# WORK TASK
Go through the entries below and collect each line with the string "ordered" in it.

Collected data entries:
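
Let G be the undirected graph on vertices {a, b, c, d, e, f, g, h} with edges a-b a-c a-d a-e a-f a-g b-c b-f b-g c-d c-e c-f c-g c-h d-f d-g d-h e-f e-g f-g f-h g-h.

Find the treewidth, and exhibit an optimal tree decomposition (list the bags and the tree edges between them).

Treewidth 4.
One such decomposition:
Bags: B1 = {a, c, d, f, g}  B2 = {a, c, e, f, g}  B3 = {c, d, f, g, h}  B4 = {a, b, c, f, g}
Tree: B1–B2, B1–B3, B1–B4

Each bag holds 5 vertices, so the decomposition has width 4, which upper-bounds the treewidth. On the other hand G contains the 5-clique {c, d, f, g, h}. A clique must lie in a single bag of any decomposition, so no decomposition can have width below 4. Combining the bounds, tw(G) = 4.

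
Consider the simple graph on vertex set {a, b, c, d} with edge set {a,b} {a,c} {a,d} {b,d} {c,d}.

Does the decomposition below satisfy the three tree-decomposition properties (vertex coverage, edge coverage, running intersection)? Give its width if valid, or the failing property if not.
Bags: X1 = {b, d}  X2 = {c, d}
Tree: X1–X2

No — vertex a appears in no bag.

A tree decomposition must satisfy three properties: every vertex lies in some bag; for every edge, both endpoints lie together in some bag; and for every vertex, the bags containing it form a connected subtree. Here vertex a appears in no bag, so the decomposition is invalid.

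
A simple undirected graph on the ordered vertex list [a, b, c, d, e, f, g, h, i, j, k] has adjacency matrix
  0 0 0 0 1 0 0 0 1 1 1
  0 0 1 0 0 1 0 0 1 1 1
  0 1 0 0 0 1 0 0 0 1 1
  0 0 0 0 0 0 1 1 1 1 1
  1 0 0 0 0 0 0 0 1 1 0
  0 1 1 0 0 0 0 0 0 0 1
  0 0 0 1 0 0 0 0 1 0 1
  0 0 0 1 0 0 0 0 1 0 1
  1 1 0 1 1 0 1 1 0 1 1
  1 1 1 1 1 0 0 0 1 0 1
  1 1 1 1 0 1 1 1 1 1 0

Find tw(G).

3

A width-3 tree decomposition is:
Bags: B1 = {d, i, j, k}  B2 = {d, h, i, k}  B3 = {d, g, i, k}  B4 = {b, i, j, k}  B5 = {a, i, j, k}  B6 = {a, e, i, j}  B7 = {b, c, j, k}  B8 = {b, c, f, k}
Tree: B1–B2, B2–B3, B1–B4, B4–B5, B5–B6, B4–B7, B7–B8
The largest bag has 4 vertices, giving width 3; this decomposition certifies tw(G) ≤ 3. Conversely, {a, e, i, j} is a clique of size 4, and the vertices of any clique must share a bag in every tree decomposition; so some bag has ≥ 4 vertices and tw(G) ≥ 3. Hence tw(G) = 3 exactly.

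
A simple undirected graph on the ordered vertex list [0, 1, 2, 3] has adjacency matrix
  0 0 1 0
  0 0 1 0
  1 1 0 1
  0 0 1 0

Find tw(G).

A width-1 tree decomposition is:
Bags: B1 = {0, 2}  B2 = {1, 2}  B3 = {2, 3}
Tree: B1–B2, B2–B3
Each bag holds 2 vertices, so the decomposition has width 1, which upper-bounds the treewidth. Any graph with an edge has treewidth ≥ 1, and G has the edge 0–2. Therefore the treewidth is 1.

1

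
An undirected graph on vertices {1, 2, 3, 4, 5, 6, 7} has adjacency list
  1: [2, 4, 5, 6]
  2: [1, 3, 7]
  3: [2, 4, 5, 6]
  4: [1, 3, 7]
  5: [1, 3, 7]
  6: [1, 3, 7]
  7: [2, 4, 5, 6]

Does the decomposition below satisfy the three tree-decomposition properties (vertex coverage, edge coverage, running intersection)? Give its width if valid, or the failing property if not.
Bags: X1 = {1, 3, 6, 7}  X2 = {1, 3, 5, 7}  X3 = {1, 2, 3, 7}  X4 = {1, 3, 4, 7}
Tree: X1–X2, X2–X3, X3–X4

Vertex coverage: the bags together contain {1, 2, 3, 4, 5, 6, 7}, the full vertex set. Edge coverage: each edge of G has both endpoints in at least one bag. Running intersection: for every vertex, the bags containing it form a connected subtree. All three properties hold, so this is a valid tree decomposition of width max|bag| − 1 = 3, and hence tw(G) ≤ 3.

Yes; width 3.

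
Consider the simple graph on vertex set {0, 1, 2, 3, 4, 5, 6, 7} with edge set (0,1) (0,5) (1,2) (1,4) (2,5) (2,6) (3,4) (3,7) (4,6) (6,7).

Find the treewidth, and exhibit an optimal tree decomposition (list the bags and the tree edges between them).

Treewidth 2.
Bags: B1 = {0, 1, 5}  B2 = {1, 2, 5}  B3 = {1, 2, 4}  B4 = {2, 4, 6}  B5 = {3, 4, 6}  B6 = {3, 6, 7}
Tree: B1–B2, B2–B3, B3–B4, B4–B5, B5–B6

The largest bag has 3 vertices, giving width 2; this decomposition certifies tw(G) ≤ 2. For the lower bound, G contains the cycle 0–5–2–1–0, so G is not a forest; only forests have treewidth ≤ 1, hence tw(G) ≥ 2. The upper and lower bounds meet at 2, so that is the treewidth.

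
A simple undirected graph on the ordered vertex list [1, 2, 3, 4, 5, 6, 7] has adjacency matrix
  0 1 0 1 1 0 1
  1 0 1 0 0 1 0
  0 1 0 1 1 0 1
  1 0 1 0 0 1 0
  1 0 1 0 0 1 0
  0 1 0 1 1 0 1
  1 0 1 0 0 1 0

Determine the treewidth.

3

A width-3 tree decomposition is:
Bags: B1 = {1, 3, 5, 6}  B2 = {1, 3, 4, 6}  B3 = {1, 2, 3, 6}  B4 = {1, 3, 6, 7}
Tree: B1–B2, B2–B3, B3–B4
Every bag has size at most 4, so the width is 4 − 1 = 3 and tw(G) ≤ 3. For the lower bound: the 4 vertex sets {3,5}, {1,4}, {6}, {2} are disjoint, each induces a connected subgraph, and every pair is joined by at least one edge of G. Contracting each set to a single vertex therefore yields K_{4} as a minor, and since treewidth is minor-monotone, tw(G) ≥ tw(K_{4}) = 3. Therefore the treewidth is 3.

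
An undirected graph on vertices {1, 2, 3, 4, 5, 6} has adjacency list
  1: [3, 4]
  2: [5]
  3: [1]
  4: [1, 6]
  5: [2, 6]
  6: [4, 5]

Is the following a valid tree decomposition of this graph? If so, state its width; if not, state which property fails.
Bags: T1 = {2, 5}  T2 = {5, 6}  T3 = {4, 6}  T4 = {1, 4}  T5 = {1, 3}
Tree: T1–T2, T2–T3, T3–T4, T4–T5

Vertex coverage: the bags together contain {1, 2, 3, 4, 5, 6}, the full vertex set. Edge coverage: each edge of G has both endpoints in at least one bag. Running intersection: for every vertex, the bags containing it form a connected subtree. All three properties hold, so this is a valid tree decomposition of width max|bag| − 1 = 1, and hence tw(G) ≤ 1.

Yes; width 1.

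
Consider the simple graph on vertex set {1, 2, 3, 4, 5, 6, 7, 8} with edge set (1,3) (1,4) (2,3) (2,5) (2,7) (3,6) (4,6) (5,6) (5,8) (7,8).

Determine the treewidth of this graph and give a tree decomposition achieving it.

Treewidth 2.
One such decomposition:
Bags: B1 = {1, 3, 4}  B2 = {3, 4, 6}  B3 = {2, 3, 6}  B4 = {2, 5, 6}  B5 = {2, 5, 7}  B6 = {5, 7, 8}
Tree: B1–B2, B2–B3, B3–B4, B4–B5, B5–B6

Every bag has size at most 3, so the width is 3 − 1 = 2 and tw(G) ≤ 2. The edges 1–4–6–3–1 form a cycle, so G is not a tree and its treewidth is at least 2. Therefore the treewidth is 2.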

# RESULT OF THE EXERCISE
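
A simple undirected graph on the ordered vertex list [a, b, c, d, e, f, g, h, i, j, k] has adjacency matrix
A simple undirected graph on the ordered vertex list [0, 1, 2, 3] has adjacency matrix
A simple undirected graph on the ordered vertex list [1, 2, 3, 4, 5, 6, 7] has adjacency matrix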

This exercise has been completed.